BEGIN Task material

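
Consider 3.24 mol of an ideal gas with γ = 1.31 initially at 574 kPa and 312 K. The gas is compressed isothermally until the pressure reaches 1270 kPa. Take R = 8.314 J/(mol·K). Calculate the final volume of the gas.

6.62 L

V₁ = nRT₁/P₁ = 3.24×8.314×312/574 = 14.6 L.
Isothermal: T stays 312 K; PV = const ⇒ V₂ = 6.62 L, P₂ = 1270 kPa.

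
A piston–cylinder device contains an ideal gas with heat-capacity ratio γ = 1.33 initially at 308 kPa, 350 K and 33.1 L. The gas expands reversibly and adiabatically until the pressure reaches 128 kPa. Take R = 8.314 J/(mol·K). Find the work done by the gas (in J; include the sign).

6050 J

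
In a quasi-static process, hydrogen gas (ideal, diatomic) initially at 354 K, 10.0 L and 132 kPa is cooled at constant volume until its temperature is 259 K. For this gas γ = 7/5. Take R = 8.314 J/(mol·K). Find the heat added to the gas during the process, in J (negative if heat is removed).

-886 J

n = P₁V₁/(RT₁) = 132×10.0/(8.314×354) = 0.448 mol.
Isochoric: V stays 10.0 L; P/T = const ⇒ T₂ = 259 K, P₂ = 96.6 kPa.
W = 0 (no volume change).
ΔU = nCvΔT = 0.448×20.8×(259−354) = -886 J.
Q = ΔU = -886 J.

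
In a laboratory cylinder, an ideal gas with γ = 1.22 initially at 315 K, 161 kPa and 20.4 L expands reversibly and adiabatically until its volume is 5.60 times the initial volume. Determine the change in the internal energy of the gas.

n = P₁V₁/(RT₁) = 161×20.4/(8.314×315) = 1.25 mol.
Adiabatic: TV^(γ−1) = const ⇒ T₂ = 315×(0.179)^0.220 = 216 K; PV^γ = const ⇒ P₂ = 19.7 kPa.
For an ideal gas ΔU = nCvΔT with Cv = R/(γ−1) = 37.8 J/(mol·K).
ΔU = 1.25×37.8×(216−315) = -4710 J.

-4710 J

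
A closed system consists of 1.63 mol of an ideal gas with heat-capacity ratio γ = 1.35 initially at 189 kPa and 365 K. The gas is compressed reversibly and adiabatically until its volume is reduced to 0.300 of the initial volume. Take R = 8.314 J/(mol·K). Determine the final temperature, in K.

556 K

V₁ = nRT₁/P₁ = 1.63×8.314×365/189 = 26.2 L.
Adiabatic: TV^(γ−1) = const ⇒ T₂ = 365×(3.33)^0.350 = 556 K; PV^γ = const ⇒ P₂ = 960 kPa.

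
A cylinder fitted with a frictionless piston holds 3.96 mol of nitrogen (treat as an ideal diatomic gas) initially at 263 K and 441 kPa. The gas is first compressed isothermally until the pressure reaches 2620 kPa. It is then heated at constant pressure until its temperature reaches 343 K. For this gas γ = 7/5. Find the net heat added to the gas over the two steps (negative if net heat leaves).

-6210 J

V₁ = nRT₁/P₁ = 3.96×8.314×263/441 = 19.6 L.
Step 1 — Isothermal: T stays 263 K; PV = const ⇒ V₂ = 3.30 L, P₂ = 2620 kPa.
ΔU = 0 (ideal gas, T constant).
W = nRT ln(V₂/V₁) = 3.96×8.314×263×ln(0.168) = -15400 J.
Q = ΔU + W = -15400 J.
State after step 1: P = 2620 kPa, V = 3.30 L, T = 263 K.
Step 2 — Isobaric: P stays 2620 kPa; V/T = const ⇒ T₂ = 343 K, V₂ = 4.31 L.
W = PΔV = 2620×(4.31−3.30) kPa·L = 2630 J.
ΔU = nCvΔT = 3.96×20.8×(343−263) = 6580 J.
Q = ΔU + W = nCpΔT = 9220 J.
Net over both steps: W = -12800 J, Q = -6210 J, ΔU = 6580 J.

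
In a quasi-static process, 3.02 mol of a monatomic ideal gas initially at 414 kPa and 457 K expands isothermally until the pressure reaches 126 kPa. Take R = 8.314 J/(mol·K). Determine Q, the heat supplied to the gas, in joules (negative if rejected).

13600 J

V₁ = nRT₁/P₁ = 3.02×8.314×457/414 = 27.7 L.
Isothermal: T stays 457 K; PV = const ⇒ V₂ = 91.1 L, P₂ = 126 kPa.
ΔU = 0 (ideal gas, T constant).
W = nRT ln(V₂/V₁) = 3.02×8.314×457×ln(3.29) = 13600 J.
Q = ΔU + W = 13600 J.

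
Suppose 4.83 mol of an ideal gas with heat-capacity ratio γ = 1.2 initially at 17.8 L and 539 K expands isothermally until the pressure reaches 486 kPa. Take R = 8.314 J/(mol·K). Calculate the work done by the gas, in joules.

P₁ = nRT₁/V₁ = 4.83×8.314×539/17.8 = 1220 kPa.
Isothermal: T stays 539 K; PV = const ⇒ V₂ = 44.5 L, P₂ = 486 kPa.
W = nRT ln(V₂/V₁) = 4.83×8.314×539×ln(2.50) = 19900 J.

19900 J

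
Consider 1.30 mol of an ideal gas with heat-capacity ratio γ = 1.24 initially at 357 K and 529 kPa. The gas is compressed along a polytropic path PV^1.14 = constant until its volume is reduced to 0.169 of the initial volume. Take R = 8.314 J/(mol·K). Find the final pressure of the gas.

V₁ = nRT₁/P₁ = 1.30×8.314×357/529 = 7.29 L.
Polytropic n=1.14: T₂ = T₁(V₁/V₂)^(n−1) = 357×(5.92)^0.14 = 458 K; P₂ = P₁(V₁/V₂)^n = 4010 kPa.

4010 kPa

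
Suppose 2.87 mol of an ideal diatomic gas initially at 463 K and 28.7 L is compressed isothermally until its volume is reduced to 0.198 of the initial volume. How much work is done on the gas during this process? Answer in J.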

END Task material

- **Exercise aim**
Could you repeat every record above exactly as it stands?

- **Answer space**
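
Consider 3.24 mol of an ideal gas with γ = 1.31 initially at 574 kPa and 312 K. The gas is compressed isothermally until the pressure reaches 1270 kPa. Take R = 8.314 J/(mol·K). Calculate the final volume of the gas.

6.62 L

V₁ = nRT₁/P₁ = 3.24×8.314×312/574 = 14.6 L.
Isothermal: T stays 312 K; PV = const ⇒ V₂ = 6.62 L, P₂ = 1270 kPa.

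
A piston–cylinder device contains an ideal gas with heat-capacity ratio γ = 1.33 initially at 308 kPa, 350 K and 33.1 L. The gas expands reversibly and adiabatically until the pressure reaches 128 kPa. Take R = 8.314 J/(mol·K). Find the work done by the gas (in J; include the sign).

6050 J

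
In a quasi-static process, hydrogen gas (ideal, diatomic) initially at 354 K, 10.0 L and 132 kPa is cooled at constant volume until its temperature is 259 K. For this gas γ = 7/5. Take R = 8.314 J/(mol·K). Find the heat added to the gas during the process, in J (negative if heat is removed).

-886 J

n = P₁V₁/(RT₁) = 132×10.0/(8.314×354) = 0.448 mol.
Isochoric: V stays 10.0 L; P/T = const ⇒ T₂ = 259 K, P₂ = 96.6 kPa.
W = 0 (no volume change).
ΔU = nCvΔT = 0.448×20.8×(259−354) = -886 J.
Q = ΔU = -886 J.

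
In a laboratory cylinder, an ideal gas with γ = 1.22 initially at 315 K, 161 kPa and 20.4 L expands reversibly and adiabatically until its volume is 5.60 times the initial volume. Determine the change in the internal energy of the gas.

n = P₁V₁/(RT₁) = 161×20.4/(8.314×315) = 1.25 mol.
Adiabatic: TV^(γ−1) = const ⇒ T₂ = 315×(0.179)^0.220 = 216 K; PV^γ = const ⇒ P₂ = 19.7 kPa.
For an ideal gas ΔU = nCvΔT with Cv = R/(γ−1) = 37.8 J/(mol·K).
ΔU = 1.25×37.8×(216−315) = -4710 J.

-4710 J

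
A closed system consists of 1.63 mol of an ideal gas with heat-capacity ratio γ = 1.35 initially at 189 kPa and 365 K. The gas is compressed reversibly and adiabatically until its volume is reduced to 0.300 of the initial volume. Take R = 8.314 J/(mol·K). Determine the final temperature, in K.

556 K

V₁ = nRT₁/P₁ = 1.63×8.314×365/189 = 26.2 L.
Adiabatic: TV^(γ−1) = const ⇒ T₂ = 365×(3.33)^0.350 = 556 K; PV^γ = const ⇒ P₂ = 960 kPa.

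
A cylinder fitted with a frictionless piston holds 3.96 mol of nitrogen (treat as an ideal diatomic gas) initially at 263 K and 441 kPa. The gas is first compressed isothermally until the pressure reaches 2620 kPa. It is then heated at constant pressure until its temperature reaches 343 K. For this gas γ = 7/5. Find the net heat added to the gas over the two steps (negative if net heat leaves).

-6210 J

V₁ = nRT₁/P₁ = 3.96×8.314×263/441 = 19.6 L.
Step 1 — Isothermal: T stays 263 K; PV = const ⇒ V₂ = 3.30 L, P₂ = 2620 kPa.
ΔU = 0 (ideal gas, T constant).
W = nRT ln(V₂/V₁) = 3.96×8.314×263×ln(0.168) = -15400 J.
Q = ΔU + W = -15400 J.
State after step 1: P = 2620 kPa, V = 3.30 L, T = 263 K.
Step 2 — Isobaric: P stays 2620 kPa; V/T = const ⇒ T₂ = 343 K, V₂ = 4.31 L.
W = PΔV = 2620×(4.31−3.30) kPa·L = 2630 J.
ΔU = nCvΔT = 3.96×20.8×(343−263) = 6580 J.
Q = ΔU + W = nCpΔT = 9220 J.
Net over both steps: W = -12800 J, Q = -6210 J, ΔU = 6580 J.

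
In a quasi-static process, 3.02 mol of a monatomic ideal gas initially at 414 kPa and 457 K expands isothermally until the pressure reaches 126 kPa. Take R = 8.314 J/(mol·K). Determine Q, the heat supplied to the gas, in joules (negative if rejected).

13600 J

V₁ = nRT₁/P₁ = 3.02×8.314×457/414 = 27.7 L.
Isothermal: T stays 457 K; PV = const ⇒ V₂ = 91.1 L, P₂ = 126 kPa.
ΔU = 0 (ideal gas, T constant).
W = nRT ln(V₂/V₁) = 3.02×8.314×457×ln(3.29) = 13600 J.
Q = ΔU + W = 13600 J.

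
Suppose 4.83 mol of an ideal gas with heat-capacity ratio γ = 1.2 initially at 17.8 L and 539 K expands isothermally until the pressure reaches 486 kPa. Take R = 8.314 J/(mol·K). Calculate the work done by the gas, in joules.

P₁ = nRT₁/V₁ = 4.83×8.314×539/17.8 = 1220 kPa.
Isothermal: T stays 539 K; PV = const ⇒ V₂ = 44.5 L, P₂ = 486 kPa.
W = nRT ln(V₂/V₁) = 4.83×8.314×539×ln(2.50) = 19900 J.

19900 J

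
Consider 1.30 mol of an ideal gas with heat-capacity ratio γ = 1.24 initially at 357 K and 529 kPa. The gas is compressed along a polytropic path PV^1.14 = constant until its volume is reduced to 0.169 of the initial volume. Take R = 8.314 J/(mol·K). Find the final pressure of the gas.

V₁ = nRT₁/P₁ = 1.30×8.314×357/529 = 7.29 L.
Polytropic n=1.14: T₂ = T₁(V₁/V₂)^(n−1) = 357×(5.92)^0.14 = 458 K; P₂ = P₁(V₁/V₂)^n = 4010 kPa.

4010 kPa

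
Suppose 2.87 mol of an ideal diatomic gas initially at 463 K and 28.7 L is compressed isothermally until its volume is reduced to 0.198 of the initial volume. How much work is done on the gas during this process? Answer in J.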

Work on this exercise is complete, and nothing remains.